THE RECORDS Block Start

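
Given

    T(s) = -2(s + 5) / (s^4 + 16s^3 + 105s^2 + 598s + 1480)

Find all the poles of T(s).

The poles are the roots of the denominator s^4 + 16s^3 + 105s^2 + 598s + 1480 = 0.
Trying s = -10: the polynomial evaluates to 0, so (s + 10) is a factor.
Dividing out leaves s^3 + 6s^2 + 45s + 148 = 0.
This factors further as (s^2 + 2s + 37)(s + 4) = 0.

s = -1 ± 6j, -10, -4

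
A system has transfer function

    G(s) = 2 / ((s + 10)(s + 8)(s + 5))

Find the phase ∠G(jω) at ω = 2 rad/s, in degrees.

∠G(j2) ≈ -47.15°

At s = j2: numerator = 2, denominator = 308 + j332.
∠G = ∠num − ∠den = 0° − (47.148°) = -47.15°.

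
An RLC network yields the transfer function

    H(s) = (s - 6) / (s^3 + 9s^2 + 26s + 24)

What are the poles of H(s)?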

THE RECORDS Block End
THE RECORDS Block Start

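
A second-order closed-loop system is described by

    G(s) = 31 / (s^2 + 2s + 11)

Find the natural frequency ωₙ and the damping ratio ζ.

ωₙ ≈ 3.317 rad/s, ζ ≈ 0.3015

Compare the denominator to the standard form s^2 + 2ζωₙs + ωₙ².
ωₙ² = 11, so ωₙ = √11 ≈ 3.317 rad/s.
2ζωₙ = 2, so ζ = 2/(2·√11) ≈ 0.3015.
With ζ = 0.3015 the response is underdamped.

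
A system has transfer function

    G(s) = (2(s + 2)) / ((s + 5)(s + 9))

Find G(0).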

THE RECORDS Block End

■ PROMPT
Search the listing above for the lines with "Find the phase" and "H(s) = (s - 6) / (s^3 + 9s^2 + 26s + 24)", then output those lines and all lines between them exactly.

■ OUTPUT FOR THIS TASK
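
Find the phase ∠G(jω) at ω = 2 rad/s, in degrees.

∠G(j2) ≈ -47.15°

At s = j2: numerator = 2, denominator = 308 + j332.
∠G = ∠num − ∠den = 0° − (47.148°) = -47.15°.

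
An RLC network yields the transfer function

    H(s) = (s - 6) / (s^3 + 9s^2 + 26s + 24)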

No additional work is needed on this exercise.